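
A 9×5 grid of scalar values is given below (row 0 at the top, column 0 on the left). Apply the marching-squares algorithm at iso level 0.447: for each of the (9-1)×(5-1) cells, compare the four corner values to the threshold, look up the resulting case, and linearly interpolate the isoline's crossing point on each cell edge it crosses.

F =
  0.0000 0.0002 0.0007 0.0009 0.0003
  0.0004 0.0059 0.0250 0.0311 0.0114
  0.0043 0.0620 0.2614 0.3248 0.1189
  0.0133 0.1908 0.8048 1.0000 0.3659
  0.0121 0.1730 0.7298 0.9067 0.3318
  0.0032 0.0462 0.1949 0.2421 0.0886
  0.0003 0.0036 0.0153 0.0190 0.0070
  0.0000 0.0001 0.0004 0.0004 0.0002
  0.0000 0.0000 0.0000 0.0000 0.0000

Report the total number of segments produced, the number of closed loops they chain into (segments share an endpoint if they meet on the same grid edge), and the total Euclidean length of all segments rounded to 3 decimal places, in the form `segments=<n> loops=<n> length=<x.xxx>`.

cell (2,1): code 0100 → (2.342,2.000)–(3.000,1.417)
cell (2,2): code 1100 → (2.181,3.000)–(2.342,2.000)
cell (2,3): code 1000 → (3.000,3.872)–(2.181,3.000)
cell (3,1): code 0110 → (3.000,1.417)–(4.000,1.492)
cell (3,3): code 1001 → (4.000,3.800)–(3.000,3.872)
cell (4,1): code 0010 → (4.000,1.492)–(4.529,2.000)
cell (4,2): code 0011 → (4.529,2.000)–(4.692,3.000)
cell (4,3): code 0001 → (4.692,3.000)–(4.000,3.800)
total: 8 segments, chained into 1 closed loop(s), length Σ = 7.897505

segments=8 loops=1 length=7.898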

◆ ◆ ◆ ◆ ◆ ◆ ◆

__INSTRUCTIONS TO FOLLOW__.
Taking the line with "0.0000 0.0002 0.0007 0.0009 0.0003" as the first and the line with "0.0000 0.0000 0.0000 0.0000 0.0000" as the last, retype that stretch of the data above exactly, with no other lines.

__ANSWER FOR THE TASK__.
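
  0.0000 0.0002 0.0007 0.0009 0.0003
  0.0004 0.0059 0.0250 0.0311 0.0114
  0.0043 0.0620 0.2614 0.3248 0.1189
  0.0133 0.1908 0.8048 1.0000 0.3659
  0.0121 0.1730 0.7298 0.9067 0.3318
  0.0032 0.0462 0.1949 0.2421 0.0886
  0.0003 0.0036 0.0153 0.0190 0.0070
  0.0000 0.0001 0.0004 0.0004 0.0002
  0.0000 0.0000 0.0000 0.0000 0.0000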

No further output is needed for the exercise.